What you are asked to do: Of the lines below, report only those that contain "every".

Records for this task:
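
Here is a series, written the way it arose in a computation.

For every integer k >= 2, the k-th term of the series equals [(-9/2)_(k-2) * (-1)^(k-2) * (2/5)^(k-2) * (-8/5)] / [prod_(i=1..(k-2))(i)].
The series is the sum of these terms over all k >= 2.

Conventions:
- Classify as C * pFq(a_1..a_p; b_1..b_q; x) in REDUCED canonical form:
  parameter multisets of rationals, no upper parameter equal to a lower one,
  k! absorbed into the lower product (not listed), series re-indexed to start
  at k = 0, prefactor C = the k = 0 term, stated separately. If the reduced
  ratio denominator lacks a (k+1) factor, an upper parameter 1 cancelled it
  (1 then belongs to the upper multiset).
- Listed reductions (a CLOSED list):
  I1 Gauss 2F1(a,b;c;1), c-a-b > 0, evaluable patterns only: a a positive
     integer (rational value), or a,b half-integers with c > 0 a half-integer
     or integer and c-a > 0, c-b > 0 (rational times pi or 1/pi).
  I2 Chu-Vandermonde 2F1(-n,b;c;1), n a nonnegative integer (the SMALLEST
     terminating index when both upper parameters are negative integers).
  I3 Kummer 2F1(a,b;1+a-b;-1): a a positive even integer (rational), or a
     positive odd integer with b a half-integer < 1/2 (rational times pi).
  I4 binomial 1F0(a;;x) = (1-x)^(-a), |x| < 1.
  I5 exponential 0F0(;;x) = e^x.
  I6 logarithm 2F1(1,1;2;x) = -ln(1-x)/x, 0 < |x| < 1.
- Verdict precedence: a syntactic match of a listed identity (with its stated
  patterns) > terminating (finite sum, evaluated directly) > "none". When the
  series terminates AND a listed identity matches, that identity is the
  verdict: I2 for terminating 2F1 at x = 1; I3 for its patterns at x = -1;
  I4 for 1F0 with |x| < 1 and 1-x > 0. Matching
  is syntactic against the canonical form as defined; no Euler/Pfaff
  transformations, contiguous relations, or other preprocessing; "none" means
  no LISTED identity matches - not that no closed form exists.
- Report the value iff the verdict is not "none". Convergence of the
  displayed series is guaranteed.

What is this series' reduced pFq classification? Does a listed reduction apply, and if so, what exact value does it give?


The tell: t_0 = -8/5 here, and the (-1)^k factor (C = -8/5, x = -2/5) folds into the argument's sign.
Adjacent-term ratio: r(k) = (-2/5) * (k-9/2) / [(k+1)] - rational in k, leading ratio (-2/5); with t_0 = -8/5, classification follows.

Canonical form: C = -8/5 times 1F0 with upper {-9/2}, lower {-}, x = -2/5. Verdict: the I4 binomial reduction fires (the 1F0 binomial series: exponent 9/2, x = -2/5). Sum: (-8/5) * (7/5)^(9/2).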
---
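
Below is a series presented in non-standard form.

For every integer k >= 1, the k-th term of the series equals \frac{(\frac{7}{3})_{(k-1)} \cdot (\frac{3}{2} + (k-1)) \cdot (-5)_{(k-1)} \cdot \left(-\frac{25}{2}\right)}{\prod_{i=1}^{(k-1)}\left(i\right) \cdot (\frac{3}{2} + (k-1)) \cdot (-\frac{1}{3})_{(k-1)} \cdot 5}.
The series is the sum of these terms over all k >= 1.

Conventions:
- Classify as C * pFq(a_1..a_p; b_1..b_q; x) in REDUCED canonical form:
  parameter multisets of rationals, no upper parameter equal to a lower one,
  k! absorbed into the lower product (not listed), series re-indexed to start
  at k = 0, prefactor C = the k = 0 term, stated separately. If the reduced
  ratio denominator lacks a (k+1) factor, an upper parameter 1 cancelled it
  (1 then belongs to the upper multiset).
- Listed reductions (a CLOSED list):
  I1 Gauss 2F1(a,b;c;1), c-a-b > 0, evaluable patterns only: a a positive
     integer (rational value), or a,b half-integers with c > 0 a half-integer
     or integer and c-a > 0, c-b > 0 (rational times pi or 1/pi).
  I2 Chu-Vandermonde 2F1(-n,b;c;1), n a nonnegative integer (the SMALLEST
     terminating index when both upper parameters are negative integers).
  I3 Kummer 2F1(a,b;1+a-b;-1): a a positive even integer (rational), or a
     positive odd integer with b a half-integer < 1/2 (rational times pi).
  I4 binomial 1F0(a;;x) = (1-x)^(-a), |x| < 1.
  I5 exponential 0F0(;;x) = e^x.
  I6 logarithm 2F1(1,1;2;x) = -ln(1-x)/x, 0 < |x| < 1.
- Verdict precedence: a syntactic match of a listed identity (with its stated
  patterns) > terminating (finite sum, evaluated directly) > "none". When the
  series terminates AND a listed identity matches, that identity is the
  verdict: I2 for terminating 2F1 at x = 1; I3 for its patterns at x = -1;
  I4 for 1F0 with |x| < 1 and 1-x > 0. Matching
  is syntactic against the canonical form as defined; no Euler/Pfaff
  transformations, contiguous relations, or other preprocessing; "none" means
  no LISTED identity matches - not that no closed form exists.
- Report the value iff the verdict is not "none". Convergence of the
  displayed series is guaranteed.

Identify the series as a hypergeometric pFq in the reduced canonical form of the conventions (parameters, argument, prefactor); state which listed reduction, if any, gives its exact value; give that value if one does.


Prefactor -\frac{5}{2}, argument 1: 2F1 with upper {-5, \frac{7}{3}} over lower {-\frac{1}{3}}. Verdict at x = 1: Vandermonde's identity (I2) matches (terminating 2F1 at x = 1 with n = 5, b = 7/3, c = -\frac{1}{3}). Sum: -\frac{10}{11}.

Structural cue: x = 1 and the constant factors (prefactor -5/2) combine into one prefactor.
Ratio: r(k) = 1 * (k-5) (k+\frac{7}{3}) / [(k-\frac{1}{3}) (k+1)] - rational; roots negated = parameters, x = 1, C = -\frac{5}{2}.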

Answer to the exercise:
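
For every integer k >= 2, the k-th term of the series equals [(-9/2)_(k-2) * (-1)^(k-2) * (2/5)^(k-2) * (-8/5)] / [prod_(i=1..(k-2))(i)].
For every integer k >= 1, the k-th term of the series equals \frac{(\frac{7}{3})_{(k-1)} \cdot (\frac{3}{2} + (k-1)) \cdot (-5)_{(k-1)} \cdot \left(-\frac{25}{2}\right)}{\prod_{i=1}^{(k-1)}\left(i\right) \cdot (\frac{3}{2} + (k-1)) \cdot (-\frac{1}{3})_{(k-1)} \cdot 5}.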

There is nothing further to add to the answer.